In the entries below, find the line containing "A parallel drum". Write out that line and all lines after it, exactly, and nothing else.
(Dataset content Opens)
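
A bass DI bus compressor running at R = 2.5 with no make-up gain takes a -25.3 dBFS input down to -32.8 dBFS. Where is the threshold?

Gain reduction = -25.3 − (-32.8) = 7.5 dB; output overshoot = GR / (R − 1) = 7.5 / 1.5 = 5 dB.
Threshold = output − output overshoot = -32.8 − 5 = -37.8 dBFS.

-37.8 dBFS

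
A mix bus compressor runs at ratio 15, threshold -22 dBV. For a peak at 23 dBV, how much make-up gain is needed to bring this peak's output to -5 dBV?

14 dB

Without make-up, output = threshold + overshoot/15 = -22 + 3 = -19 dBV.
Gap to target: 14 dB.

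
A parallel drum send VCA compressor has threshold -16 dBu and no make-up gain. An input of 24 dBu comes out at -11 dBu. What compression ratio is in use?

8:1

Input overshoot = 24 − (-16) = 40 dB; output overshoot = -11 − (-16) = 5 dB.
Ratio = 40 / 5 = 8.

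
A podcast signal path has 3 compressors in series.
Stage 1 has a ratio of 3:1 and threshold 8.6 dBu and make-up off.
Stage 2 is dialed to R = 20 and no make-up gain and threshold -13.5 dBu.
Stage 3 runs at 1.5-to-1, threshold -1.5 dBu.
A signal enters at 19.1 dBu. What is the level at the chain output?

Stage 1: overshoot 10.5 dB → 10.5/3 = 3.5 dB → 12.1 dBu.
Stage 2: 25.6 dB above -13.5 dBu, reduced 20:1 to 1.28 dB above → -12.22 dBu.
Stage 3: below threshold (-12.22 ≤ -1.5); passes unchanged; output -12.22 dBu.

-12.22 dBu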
(Dataset content Closes)
[Output for this exercise]
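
A parallel drum send VCA compressor has threshold -16 dBu and no make-up gain. An input of 24 dBu comes out at -11 dBu. What compression ratio is in use?

8:1

Input overshoot = 24 − (-16) = 40 dB; output overshoot = -11 − (-16) = 5 dB.
Ratio = 40 / 5 = 8.

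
A podcast signal path has 3 compressors in series.
Stage 1 has a ratio of 3:1 and threshold 8.6 dBu and make-up off.
Stage 2 is dialed to R = 20 and no make-up gain and threshold -13.5 dBu.
Stage 3 runs at 1.5-to-1, threshold -1.5 dBu.
A signal enters at 19.1 dBu. What is the level at the chain output?

Stage 1: overshoot 10.5 dB → 10.5/3 = 3.5 dB → 12.1 dBu.
Stage 2: 25.6 dB above -13.5 dBu, reduced 20:1 to 1.28 dB above → -12.22 dBu.
Stage 3: below threshold (-12.22 ≤ -1.5); passes unchanged; output -12.22 dBu.

-12.22 dBu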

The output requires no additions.